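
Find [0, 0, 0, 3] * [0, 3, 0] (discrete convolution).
y[0] = 0×0 = 0; y[1] = 0×3 + 0×0 = 0; y[2] = 0×0 + 0×3 + 0×0 = 0; y[3] = 0×0 + 0×3 + 3×0 = 0; y[4] = 0×0 + 3×3 = 9; y[5] = 3×0 = 0

[0, 0, 0, 0, 9, 0]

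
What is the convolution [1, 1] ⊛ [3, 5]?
y[0] = 1×3 = 3; y[1] = 1×5 + 1×3 = 8; y[2] = 1×5 = 5

[3, 8, 5]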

+ + +

Task instructions: Set down the entire material again, exactly as it stands.

Answer below:
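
Find [0, 0, 0, 3] * [0, 3, 0] (discrete convolution).
y[0] = 0×0 = 0; y[1] = 0×3 + 0×0 = 0; y[2] = 0×0 + 0×3 + 0×0 = 0; y[3] = 0×0 + 0×3 + 3×0 = 0; y[4] = 0×0 + 3×3 = 9; y[5] = 3×0 = 0

[0, 0, 0, 0, 9, 0]

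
What is the convolution [1, 1] ⊛ [3, 5]?
y[0] = 1×3 = 3; y[1] = 1×5 + 1×3 = 8; y[2] = 1×5 = 5

[3, 8, 5]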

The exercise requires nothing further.